• _PROBLEM REQUIREMENTS_: The required answer is each line in the entries below where "partial" occurs.
*** Opening RECORDS SHOWN ***
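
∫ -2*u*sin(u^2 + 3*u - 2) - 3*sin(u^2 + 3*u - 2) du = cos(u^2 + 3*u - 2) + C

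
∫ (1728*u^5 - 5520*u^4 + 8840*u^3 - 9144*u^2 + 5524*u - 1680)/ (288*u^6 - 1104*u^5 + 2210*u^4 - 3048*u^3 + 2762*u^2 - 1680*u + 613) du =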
*** Closing RECORDS SHOWN ***
*** Opening RECORDS SHOWN ***
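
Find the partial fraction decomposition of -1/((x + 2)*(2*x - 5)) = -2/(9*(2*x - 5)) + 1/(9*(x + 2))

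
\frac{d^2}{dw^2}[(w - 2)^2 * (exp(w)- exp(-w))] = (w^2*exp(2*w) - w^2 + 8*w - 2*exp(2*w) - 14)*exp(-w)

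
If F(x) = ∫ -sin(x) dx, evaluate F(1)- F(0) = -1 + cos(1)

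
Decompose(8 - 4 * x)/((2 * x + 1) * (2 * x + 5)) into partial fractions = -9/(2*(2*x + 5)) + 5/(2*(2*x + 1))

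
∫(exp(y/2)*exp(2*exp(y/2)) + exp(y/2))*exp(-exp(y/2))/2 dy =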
*** Closing RECORDS SHOWN ***
• _EXPECTED ANSWER_:
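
Find the partial fraction decomposition of -1/((x + 2)*(2*x - 5)) = -2/(9*(2*x - 5)) + 1/(9*(x + 2))
Decompose(8 - 4 * x)/((2 * x + 1) * (2 * x + 5)) into partial fractions = -9/(2*(2*x + 5)) + 5/(2*(2*x + 1))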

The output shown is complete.